The answer should match the records character for character.

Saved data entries
::::::
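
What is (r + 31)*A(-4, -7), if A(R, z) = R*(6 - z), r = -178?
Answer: 7644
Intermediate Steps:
(r + 31)*A(-4, -7) = (-178 + 31)*(-4*(6 - 1*(-7))) = -(-588)*(6 + 7) = -(-588)*13 = -147*(-52) = 7644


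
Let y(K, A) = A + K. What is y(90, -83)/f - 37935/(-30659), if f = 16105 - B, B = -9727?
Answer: 980151533/791983288 ≈ 1.2376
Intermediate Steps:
f = 25832 (f = 16105 - 1*(-9727) = 16105 + 9727 = 25832)
y(90, -83)/f - 37935/(-30659) = (-83 + 90)/25832 - 37935/(-30659) = 7*(1/25832) - 37935*(-1/30659) = 7/25832 + 37935/30659 = 980151533/791983288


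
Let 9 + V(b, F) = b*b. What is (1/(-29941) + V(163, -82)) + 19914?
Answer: 1391478033/29941 ≈ 46474.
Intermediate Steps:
V(b, F) = -9 + b**2 (V(b, F) = -9 + b*b = -9 + b**2)
(1/(-29941) + V(163, -82)) + 19914 = (1/(-29941) + (-9 + 163**2)) + 19914 = (-1/29941 + (-9 + 26569)) + 19914 = (-1/29941 + 26560) + 19914 = 795232959/29941 + 19914 = 1391478033/29941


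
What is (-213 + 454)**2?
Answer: 58081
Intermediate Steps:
(-213 + 454)**2 = 241**2 = 58081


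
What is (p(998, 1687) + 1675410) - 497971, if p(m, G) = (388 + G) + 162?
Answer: 1179676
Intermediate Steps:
p(m, G) = 550 + G
(p(998, 1687) + 1675410) - 497971 = ((550 + 1687) + 1675410) - 497971 = (2237 + 1675410) - 497971 = 1677647 - 497971 = 1179676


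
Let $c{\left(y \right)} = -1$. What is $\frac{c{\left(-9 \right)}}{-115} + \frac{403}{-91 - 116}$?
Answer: $- \frac{2006}{1035} \approx -1.9382$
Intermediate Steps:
$\frac{c{\left(-9 \right)}}{-115} + \frac{403}{-91 - 116} = - \frac{1}{-115} + \frac{403}{-91 - 116} = \left(-1\right) \left(- \frac{1}{115}\right) + \frac{403}{-207} = \frac{1}{115} + 403 \left(- \frac{1}{207}\right) = \frac{1}{115} - \frac{403}{207} = - \frac{2006}{1035}$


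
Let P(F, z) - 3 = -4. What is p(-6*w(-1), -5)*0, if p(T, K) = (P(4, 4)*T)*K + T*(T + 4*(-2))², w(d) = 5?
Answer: 0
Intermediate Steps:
P(F, z) = -1 (P(F, z) = 3 - 4 = -1)
p(T, K) = T*(-8 + T)² - K*T (p(T, K) = (-T)*K + T*(T + 4*(-2))² = -K*T + T*(T - 8)² = -K*T + T*(-8 + T)² = T*(-8 + T)² - K*T)
p(-6*w(-1), -5)*0 = ((-6*5)*((-8 - 6*5)² - 1*(-5)))*0 = -30*((-8 - 30)² + 5)*0 = -30*((-38)² + 5)*0 = -30*(1444 + 5)*0 = -30*1449*0 = -43470*0 = 0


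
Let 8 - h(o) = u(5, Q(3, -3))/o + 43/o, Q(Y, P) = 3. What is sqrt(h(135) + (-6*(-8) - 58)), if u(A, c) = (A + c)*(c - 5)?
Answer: I*sqrt(55)/5 ≈ 1.4832*I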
::::::
Task answer:
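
What is (r + 31)*A(-4, -7), if A(R, z) = R*(6 - z), r = -178?
Answer: 7644
Intermediate Steps:
(r + 31)*A(-4, -7) = (-178 + 31)*(-4*(6 - 1*(-7))) = -(-588)*(6 + 7) = -(-588)*13 = -147*(-52) = 7644


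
Let y(K, A) = A + K. What is y(90, -83)/f - 37935/(-30659), if f = 16105 - B, B = -9727?
Answer: 980151533/791983288 ≈ 1.2376
Intermediate Steps:
f = 25832 (f = 16105 - 1*(-9727) = 16105 + 9727 = 25832)
y(90, -83)/f - 37935/(-30659) = (-83 + 90)/25832 - 37935/(-30659) = 7*(1/25832) - 37935*(-1/30659) = 7/25832 + 37935/30659 = 980151533/791983288


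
Let 9 + V(b, F) = b*b. What is (1/(-29941) + V(163, -82)) + 19914?
Answer: 1391478033/29941 ≈ 46474.
Intermediate Steps:
V(b, F) = -9 + b**2 (V(b, F) = -9 + b*b = -9 + b**2)
(1/(-29941) + V(163, -82)) + 19914 = (1/(-29941) + (-9 + 163**2)) + 19914 = (-1/29941 + (-9 + 26569)) + 19914 = (-1/29941 + 26560) + 19914 = 795232959/29941 + 19914 = 1391478033/29941


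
What is (-213 + 454)**2?
Answer: 58081
Intermediate Steps:
(-213 + 454)**2 = 241**2 = 58081


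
What is (p(998, 1687) + 1675410) - 497971, if p(m, G) = (388 + G) + 162?
Answer: 1179676
Intermediate Steps:
p(m, G) = 550 + G
(p(998, 1687) + 1675410) - 497971 = ((550 + 1687) + 1675410) - 497971 = (2237 + 1675410) - 497971 = 1677647 - 497971 = 1179676


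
Let $c{\left(y \right)} = -1$. What is $\frac{c{\left(-9 \right)}}{-115} + \frac{403}{-91 - 116}$?
Answer: $- \frac{2006}{1035} \approx -1.9382$
Intermediate Steps:
$\frac{c{\left(-9 \right)}}{-115} + \frac{403}{-91 - 116} = - \frac{1}{-115} + \frac{403}{-91 - 116} = \left(-1\right) \left(- \frac{1}{115}\right) + \frac{403}{-207} = \frac{1}{115} + 403 \left(- \frac{1}{207}\right) = \frac{1}{115} - \frac{403}{207} = - \frac{2006}{1035}$


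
Let P(F, z) - 3 = -4. What is p(-6*w(-1), -5)*0, if p(T, K) = (P(4, 4)*T)*K + T*(T + 4*(-2))², w(d) = 5?
Answer: 0
Intermediate Steps:
P(F, z) = -1 (P(F, z) = 3 - 4 = -1)
p(T, K) = T*(-8 + T)² - K*T (p(T, K) = (-T)*K + T*(T + 4*(-2))² = -K*T + T*(T - 8)² = -K*T + T*(-8 + T)² = T*(-8 + T)² - K*T)
p(-6*w(-1), -5)*0 = ((-6*5)*((-8 - 6*5)² - 1*(-5)))*0 = -30*((-8 - 30)² + 5)*0 = -30*((-38)² + 5)*0 = -30*(1444 + 5)*0 = -30*1449*0 = -43470*0 = 0


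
Let 8 - h(o) = u(5, Q(3, -3))/o + 43/o, Q(Y, P) = 3. What is sqrt(h(135) + (-6*(-8) - 58)), if u(A, c) = (A + c)*(c - 5)?
Answer: I*sqrt(55)/5 ≈ 1.4832*I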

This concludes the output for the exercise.